WHAT NEEDS TO BE DONE: Repeat the lines below exactly as written, please, from the line with "Forward primer: 5'-CAACGTTTGATACTAAAAACCTTTTT-3'" to the line with "Reverse primer: 5'-CATTAGCTCACCTTCTAT-3'", both lines included, and no others.

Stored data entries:
════

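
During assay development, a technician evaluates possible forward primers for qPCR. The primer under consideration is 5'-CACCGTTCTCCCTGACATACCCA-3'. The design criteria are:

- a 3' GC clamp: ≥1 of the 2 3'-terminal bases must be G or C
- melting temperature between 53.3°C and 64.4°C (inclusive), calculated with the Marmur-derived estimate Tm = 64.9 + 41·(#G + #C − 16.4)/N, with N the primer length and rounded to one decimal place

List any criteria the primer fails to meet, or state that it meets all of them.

Meets all criteria.

Base counts: A=5, T=5, G=2, C=11 (length 23).
GC clamp: 3' end CA has 1 G/C ✓
Tm: Tm = 64.9 + 41·(13 − 16.4)/23 = 58.8°C ✓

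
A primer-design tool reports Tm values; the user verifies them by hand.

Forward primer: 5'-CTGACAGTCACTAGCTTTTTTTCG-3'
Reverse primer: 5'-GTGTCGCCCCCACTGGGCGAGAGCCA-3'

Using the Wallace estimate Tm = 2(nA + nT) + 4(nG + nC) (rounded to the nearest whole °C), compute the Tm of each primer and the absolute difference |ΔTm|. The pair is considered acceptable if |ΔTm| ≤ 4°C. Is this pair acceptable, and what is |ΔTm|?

|ΔTm| = 22°C; the pair is not acceptable.

Forward: A=4 T=10 G=4 C=6 → Tm = 2·14 + 4·10 = 68°C.
Reverse: A=4 T=3 G=9 C=10 → Tm = 2·7 + 4·19 = 90°C.
|ΔTm| = |68 − 90| = 22°C, > 4°C.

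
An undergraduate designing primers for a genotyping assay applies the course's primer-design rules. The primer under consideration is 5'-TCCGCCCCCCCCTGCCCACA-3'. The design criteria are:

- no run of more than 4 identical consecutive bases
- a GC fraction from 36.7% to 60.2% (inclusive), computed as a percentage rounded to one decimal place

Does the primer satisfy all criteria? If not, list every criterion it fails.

Base counts: A=2, T=2, G=2, C=14 (length 20).
homopolymer run: longest run = 8, exceeds 4 ✗
GC content: GC 16/20 = 80.0%, outside 36.7–60.2% ✗

Fails: homopolymer run, GC content.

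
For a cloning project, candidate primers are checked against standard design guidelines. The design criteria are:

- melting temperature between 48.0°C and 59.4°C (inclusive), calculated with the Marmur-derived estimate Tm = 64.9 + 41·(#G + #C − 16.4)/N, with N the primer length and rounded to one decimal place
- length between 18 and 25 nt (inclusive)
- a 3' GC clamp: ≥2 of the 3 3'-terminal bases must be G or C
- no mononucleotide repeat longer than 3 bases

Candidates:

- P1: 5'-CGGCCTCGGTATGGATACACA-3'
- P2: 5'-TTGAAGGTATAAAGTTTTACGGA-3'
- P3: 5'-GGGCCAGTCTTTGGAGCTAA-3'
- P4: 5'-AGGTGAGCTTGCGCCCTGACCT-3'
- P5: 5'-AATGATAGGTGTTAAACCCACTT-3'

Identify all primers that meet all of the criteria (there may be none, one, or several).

P1 (21 nt, A=5 T=4 G=6 C=6): Tm = 64.9 + 41·(12 − 16.4)/21 = 56.3°C ✓; length 21 ✓; 3' end ACA has 1 G/C, need ≥2 ✗; longest run = 2 ✓ — fails.
P2 (23 nt, A=8 T=8 G=6 C=1): Tm = 64.9 + 41·(7 − 16.4)/23 = 48.1°C ✓; length 23 ✓; 3' end GGA has 2 G/C ✓; longest run = 4, exceeds 3 ✗ — fails.
P3 (20 nt, A=4 T=5 G=7 C=4): Tm = 64.9 + 41·(11 − 16.4)/20 = 53.8°C ✓; length 20 ✓; 3' end TAA has 0 G/C, need ≥2 ✗; longest run = 3 ✓ — fails.
P4 (22 nt, A=3 T=5 G=7 C=7): Tm = 64.9 + 41·(14 − 16.4)/22 = 60.4°C, outside 48.0–59.4°C ✗; length 22 ✓; 3' end CCT has 2 G/C ✓; longest run = 3 ✓ — fails.
P5 (23 nt, A=8 T=7 G=4 C=4): Tm = 64.9 + 41·(8 − 16.4)/23 = 49.9°C ✓; length 23 ✓; 3' end CTT has 1 G/C, need ≥2 ✗; longest run = 3 ✓ — fails.

None of the candidates satisfy all criteria.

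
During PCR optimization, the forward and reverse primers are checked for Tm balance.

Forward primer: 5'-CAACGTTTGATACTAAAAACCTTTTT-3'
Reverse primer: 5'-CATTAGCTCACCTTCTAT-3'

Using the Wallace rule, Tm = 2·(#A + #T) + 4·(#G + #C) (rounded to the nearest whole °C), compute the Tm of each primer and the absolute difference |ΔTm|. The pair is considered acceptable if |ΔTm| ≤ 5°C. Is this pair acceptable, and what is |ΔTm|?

|ΔTm| = 16°C; the pair is not acceptable.

Forward: A=9 T=10 G=2 C=5 → Tm = 2·19 + 4·7 = 66°C.
Reverse: A=4 T=7 G=1 C=6 → Tm = 2·11 + 4·7 = 50°C.
|ΔTm| = |66 − 50| = 16°C, > 5°C.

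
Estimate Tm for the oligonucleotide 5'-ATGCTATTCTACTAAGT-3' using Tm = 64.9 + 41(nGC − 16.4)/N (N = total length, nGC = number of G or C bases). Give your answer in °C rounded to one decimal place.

Base counts: A=5, T=7, G=2, C=3; G+C = 5, N = 17.
Tm = 64.9 + 41·(5 − 16.4)/17 = 64.9 + -467.40/17 = 37.4°C.

37.4°C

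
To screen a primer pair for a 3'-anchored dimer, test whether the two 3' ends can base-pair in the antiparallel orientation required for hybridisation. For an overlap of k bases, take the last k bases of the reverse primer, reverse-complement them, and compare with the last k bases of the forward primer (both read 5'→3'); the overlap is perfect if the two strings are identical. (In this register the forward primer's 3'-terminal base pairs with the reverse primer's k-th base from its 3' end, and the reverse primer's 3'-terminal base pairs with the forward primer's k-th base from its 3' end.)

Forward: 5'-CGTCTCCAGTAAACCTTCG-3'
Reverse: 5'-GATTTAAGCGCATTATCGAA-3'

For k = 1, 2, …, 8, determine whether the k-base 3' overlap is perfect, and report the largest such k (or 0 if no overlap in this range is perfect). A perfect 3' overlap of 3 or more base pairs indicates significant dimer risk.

Last 8 bases (5'→3') — forward …AACCTTCG, reverse …TTATCGAA.
Reverse complement of the reverse primer's last 8 bases: TTCGATAA; its first k bases are the reverse complement of the reverse primer's last k bases, so a perfect k-base overlap needs the forward primer's last k bases to equal them.
Comparing (forward last k vs required): k=1: G vs T ✗; k=2: CG vs TT ✗; k=3: TCG vs TTC ✗; k=4: TTCG vs TTCG ✓; k=5: CTTCG vs TTCGA ✗; k=6: CCTTCG vs TTCGAT ✗; k=7: ACCTTCG vs TTCGATA ✗; k=8: AACCTTCG vs TTCGATAA ✗.
Only k = 4 is perfect, so the longest perfect 3' overlap is 4.

Longest perfect overlap: 4 complementary base pairs; significant dimer risk (threshold 3).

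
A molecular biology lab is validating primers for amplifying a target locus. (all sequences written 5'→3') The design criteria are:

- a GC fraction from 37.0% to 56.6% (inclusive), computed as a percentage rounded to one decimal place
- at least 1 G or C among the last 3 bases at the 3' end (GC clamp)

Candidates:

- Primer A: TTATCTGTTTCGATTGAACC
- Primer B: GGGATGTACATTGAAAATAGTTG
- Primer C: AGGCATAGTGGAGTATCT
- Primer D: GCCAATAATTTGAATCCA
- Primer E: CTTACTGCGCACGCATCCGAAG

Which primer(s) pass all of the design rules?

Primer A (20 nt, A=4 T=9 G=3 C=4): GC 7/20 = 35.0%, outside 37.0–56.6% ✗; 3' end ACC has 2 G/C ✓ — fails.
Primer B (23 nt, A=8 T=7 G=7 C=1): GC 8/23 = 34.8%, outside 37.0–56.6% ✗; 3' end TTG has 1 G/C ✓ — fails.
Primer C (18 nt, A=5 T=5 G=6 C=2): GC 8/18 = 44.4% ✓; 3' end TCT has 1 G/C ✓ — passes.
Primer D (18 nt, A=7 T=5 G=2 C=4): GC 6/18 = 33.3%, outside 37.0–56.6% ✗; 3' end CCA has 2 G/C ✓ — fails.
Primer E (22 nt, A=5 T=4 G=5 C=8): GC 13/22 = 59.1%, outside 37.0–56.6% ✗; 3' end AAG has 1 G/C ✓ — fails.

Primer C only.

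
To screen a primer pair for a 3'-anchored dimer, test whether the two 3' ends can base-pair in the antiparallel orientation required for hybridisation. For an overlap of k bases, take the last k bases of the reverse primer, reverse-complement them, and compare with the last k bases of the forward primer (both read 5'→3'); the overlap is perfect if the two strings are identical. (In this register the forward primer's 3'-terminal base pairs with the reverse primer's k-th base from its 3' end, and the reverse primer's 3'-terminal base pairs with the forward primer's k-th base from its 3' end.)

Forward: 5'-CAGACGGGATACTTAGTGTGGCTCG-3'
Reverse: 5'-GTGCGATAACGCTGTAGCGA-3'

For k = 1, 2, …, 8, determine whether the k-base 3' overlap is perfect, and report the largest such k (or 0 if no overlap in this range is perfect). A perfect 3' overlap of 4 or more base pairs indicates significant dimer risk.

Last 8 bases (5'→3') — forward …GTGGCTCG, reverse …TGTAGCGA.
Reverse complement of the reverse primer's last 8 bases: TCGCTACA; its first k bases are the reverse complement of the reverse primer's last k bases, so a perfect k-base overlap needs the forward primer's last k bases to equal them.
Comparing (forward last k vs required): k=1: G vs T ✗; k=2: CG vs TC ✗; k=3: TCG vs TCG ✓; k=4: CTCG vs TCGC ✗; k=5: GCTCG vs TCGCT ✗; k=6: GGCTCG vs TCGCTA ✗; k=7: TGGCTCG vs TCGCTAC ✗; k=8: GTGGCTCG vs TCGCTACA ✗.
Only k = 3 is perfect, so the longest perfect 3' overlap is 3.

Longest perfect overlap: 3 complementary base pairs; below the dimer-risk threshold (threshold 4).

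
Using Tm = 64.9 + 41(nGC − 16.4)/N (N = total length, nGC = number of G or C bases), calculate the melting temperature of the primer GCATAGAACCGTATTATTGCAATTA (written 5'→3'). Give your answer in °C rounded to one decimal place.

Base counts: A=9, T=8, G=4, C=4; G+C = 8, N = 25.
Tm = 64.9 + 41·(8 − 16.4)/25 = 64.9 + -344.40/25 = 51.1°C.

51.1°C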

════

WRITTEN REPLY:
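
Forward primer: 5'-CAACGTTTGATACTAAAAACCTTTTT-3'
Reverse primer: 5'-CATTAGCTCACCTTCTAT-3'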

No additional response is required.